───── Data to use

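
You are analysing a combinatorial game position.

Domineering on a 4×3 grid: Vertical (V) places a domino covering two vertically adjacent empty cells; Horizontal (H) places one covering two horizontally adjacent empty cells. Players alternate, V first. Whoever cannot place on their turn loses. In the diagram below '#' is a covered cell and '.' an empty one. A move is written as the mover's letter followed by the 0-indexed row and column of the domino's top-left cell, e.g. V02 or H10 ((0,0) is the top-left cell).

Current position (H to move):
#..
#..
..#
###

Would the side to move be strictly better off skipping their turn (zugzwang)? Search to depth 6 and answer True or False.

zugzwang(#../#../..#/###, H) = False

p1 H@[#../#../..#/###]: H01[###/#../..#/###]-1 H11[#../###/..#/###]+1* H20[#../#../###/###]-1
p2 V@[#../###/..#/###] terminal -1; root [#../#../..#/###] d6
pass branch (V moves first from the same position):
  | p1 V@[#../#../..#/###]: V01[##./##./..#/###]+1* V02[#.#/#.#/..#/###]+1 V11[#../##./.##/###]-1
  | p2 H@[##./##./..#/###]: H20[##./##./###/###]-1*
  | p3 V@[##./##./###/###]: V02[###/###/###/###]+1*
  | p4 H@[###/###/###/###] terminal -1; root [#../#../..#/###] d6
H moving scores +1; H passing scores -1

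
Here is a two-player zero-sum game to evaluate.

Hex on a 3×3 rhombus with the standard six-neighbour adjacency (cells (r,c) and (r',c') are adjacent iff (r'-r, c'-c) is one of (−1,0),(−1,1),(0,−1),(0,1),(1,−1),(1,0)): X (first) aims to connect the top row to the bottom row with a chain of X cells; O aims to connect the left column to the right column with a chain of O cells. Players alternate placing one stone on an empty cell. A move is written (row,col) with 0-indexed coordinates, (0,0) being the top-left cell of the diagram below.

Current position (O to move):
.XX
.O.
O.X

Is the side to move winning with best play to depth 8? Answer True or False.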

──────────

_Problem description_: Line by line, transcribe the material above exactly.

_The completed task_:
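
You are analysing a combinatorial game position.

Domineering on a 4×3 grid: Vertical (V) places a domino covering two vertically adjacent empty cells; Horizontal (H) places one covering two horizontally adjacent empty cells. Players alternate, V first. Whoever cannot place on their turn loses. In the diagram below '#' is a covered cell and '.' an empty one. A move is written as the mover's letter followed by the 0-indexed row and column of the domino's top-left cell, e.g. V02 or H10 ((0,0) is the top-left cell).

Current position (H to move):
#..
#..
..#
###

Would the side to move be strictly better off skipping their turn (zugzwang)? Search to depth 6 and answer True or False.

zugzwang(#../#../..#/###, H) = False

p1 H@[#../#../..#/###]: H01[###/#../..#/###]-1 H11[#../###/..#/###]+1* H20[#../#../###/###]-1
p2 V@[#../###/..#/###] terminal -1; root [#../#../..#/###] d6
pass branch (V moves first from the same position):
  | p1 V@[#../#../..#/###]: V01[##./##./..#/###]+1* V02[#.#/#.#/..#/###]+1 V11[#../##./.##/###]-1
  | p2 H@[##./##./..#/###]: H20[##./##./###/###]-1*
  | p3 V@[##./##./###/###]: V02[###/###/###/###]+1*
  | p4 H@[###/###/###/###] terminal -1; root [#../#../..#/###] d6
H moving scores +1; H passing scores -1

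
Here is a two-player zero-sum game to evaluate.

Hex on a 3×3 rhombus with the standard six-neighbour adjacency (cells (r,c) and (r',c') are adjacent iff (r'-r, c'-c) is one of (−1,0),(−1,1),(0,−1),(0,1),(1,−1),(1,0)): X (first) aims to connect the top row to the bottom row with a chain of X cells; O aims to connect the left column to the right column with a chain of O cells. Players alternate placing one stone on an empty cell. A move is written (row,col) with 0-indexed coordinates, (0,0) being the top-left cell of the diagram below.

Current position (O to move):
.XX
.O.
O.X

Is the side to move winning with best play to depth 8? Answer True or False.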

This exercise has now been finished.